*What is needed*. Within the records below, find each line that holds the string "dividend", then copy it.
---------- Entries shown
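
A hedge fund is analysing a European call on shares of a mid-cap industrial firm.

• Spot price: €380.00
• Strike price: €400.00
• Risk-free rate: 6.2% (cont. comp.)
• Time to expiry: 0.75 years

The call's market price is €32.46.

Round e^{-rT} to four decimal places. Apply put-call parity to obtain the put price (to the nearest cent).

€34.30

e^(−rT) = e^(−0.062·0.75) = 0.9546
Put-call parity: C − P = S − K·e^(−rT) = 380 − 400·0.9546 = 380 − 381.8400 = -1.8400
P = C − (C − P) = 32.46 − (-1.8400) = 34.3000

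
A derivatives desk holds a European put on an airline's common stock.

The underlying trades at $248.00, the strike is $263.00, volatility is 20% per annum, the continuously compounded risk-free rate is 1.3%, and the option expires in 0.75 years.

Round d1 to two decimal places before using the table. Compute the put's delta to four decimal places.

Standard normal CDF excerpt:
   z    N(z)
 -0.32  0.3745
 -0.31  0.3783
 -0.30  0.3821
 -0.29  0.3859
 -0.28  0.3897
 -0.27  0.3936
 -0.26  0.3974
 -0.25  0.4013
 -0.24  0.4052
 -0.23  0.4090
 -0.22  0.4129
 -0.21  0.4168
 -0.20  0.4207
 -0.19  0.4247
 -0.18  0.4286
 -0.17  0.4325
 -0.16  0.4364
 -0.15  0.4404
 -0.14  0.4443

-0.5793

σ√T = 0.2 × 0.8660 = 0.1732
d₁ = [ln(248/263) + (0.013 + ½·0.2²)·0.75] / (σ√T) = (-0.0587 + 0.0248) / 0.1732 = -0.1962 which rounds to -0.20
N(d₁) = N(-0.20) = 0.4207
Δ_put = N(d₁) − 1 = 0.4207 − 1 = -0.5793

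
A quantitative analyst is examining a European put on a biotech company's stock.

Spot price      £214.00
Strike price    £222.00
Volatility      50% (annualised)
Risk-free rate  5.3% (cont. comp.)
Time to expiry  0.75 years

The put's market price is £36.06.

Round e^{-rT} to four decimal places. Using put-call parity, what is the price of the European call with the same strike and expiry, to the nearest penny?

£36.72

e^(−rT) = e^(−0.053·0.75) = 0.9610
Put-call parity: C − P = S − K·e^(−rT) = 214 − 222·0.9610 = 214 − 213.3420 = 0.6580
C = P + (C − P) = 36.06 + (0.6580) = 36.7180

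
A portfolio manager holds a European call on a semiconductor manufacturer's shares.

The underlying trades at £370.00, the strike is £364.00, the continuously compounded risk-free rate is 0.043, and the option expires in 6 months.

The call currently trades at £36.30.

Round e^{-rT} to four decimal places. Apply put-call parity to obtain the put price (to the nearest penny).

exp(−rT) = exp(−0.043·0.5) = 0.9787
Put-call parity: C − P = S − K·e^(−rT) = 370 − 364·0.9787 = 370 − 356.2468 = 13.7532
P = C − (C − P) = 36.30 − (13.7532) = 22.5468

£22.55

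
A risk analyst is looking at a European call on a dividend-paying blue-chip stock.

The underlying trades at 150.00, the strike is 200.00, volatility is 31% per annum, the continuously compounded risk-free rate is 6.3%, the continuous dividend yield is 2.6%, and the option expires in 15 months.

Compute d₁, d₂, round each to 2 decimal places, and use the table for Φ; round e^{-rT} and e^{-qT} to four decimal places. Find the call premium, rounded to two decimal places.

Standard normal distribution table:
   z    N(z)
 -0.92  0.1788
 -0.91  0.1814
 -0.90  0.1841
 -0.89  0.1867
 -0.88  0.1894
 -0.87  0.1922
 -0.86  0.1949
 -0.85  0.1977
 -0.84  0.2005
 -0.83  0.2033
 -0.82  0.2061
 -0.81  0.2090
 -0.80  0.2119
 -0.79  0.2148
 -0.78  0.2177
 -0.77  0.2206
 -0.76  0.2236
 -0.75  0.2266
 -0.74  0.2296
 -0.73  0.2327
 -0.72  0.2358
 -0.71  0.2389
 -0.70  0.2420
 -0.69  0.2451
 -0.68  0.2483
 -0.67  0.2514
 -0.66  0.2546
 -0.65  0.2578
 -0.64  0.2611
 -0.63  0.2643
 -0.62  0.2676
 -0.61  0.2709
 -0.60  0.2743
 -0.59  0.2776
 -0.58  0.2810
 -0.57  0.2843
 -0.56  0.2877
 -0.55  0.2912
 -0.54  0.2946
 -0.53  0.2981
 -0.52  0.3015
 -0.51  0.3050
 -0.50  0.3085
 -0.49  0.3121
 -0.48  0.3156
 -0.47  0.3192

σ√T = 0.31·√1.25 = 0.3466
d₁ = [ln(150/200) + (0.063 − 0.026 + 0.31²/2)·1.25] / 0.3466 = [-0.2877 + 0.1063] / 0.3466 = -0.5233 ⇒ -0.52
d₂ = d₁ − σ√T = -0.5233 − 0.3466 = -0.8699 ⇒ -0.87
exp(−qT) = exp(−0.026·1.25) = 0.9680;  exp(−rT) = exp(−0.063·1.25) = 0.9243
N(d₁) = N(-0.52) = 0.3015;  N(d₂) = N(-0.87) = 0.1922
C = 150·0.9680·0.3015 − 200·0.9243·0.1922 = 43.7778 − 35.5301 = 8.2477

8.25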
--------------------
*Written solution*.
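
A risk analyst is looking at a European call on a dividend-paying blue-chip stock.
The underlying trades at 150.00, the strike is 200.00, volatility is 31% per annum, the continuously compounded risk-free rate is 6.3%, the continuous dividend yield is 2.6%, and the option expires in 15 months.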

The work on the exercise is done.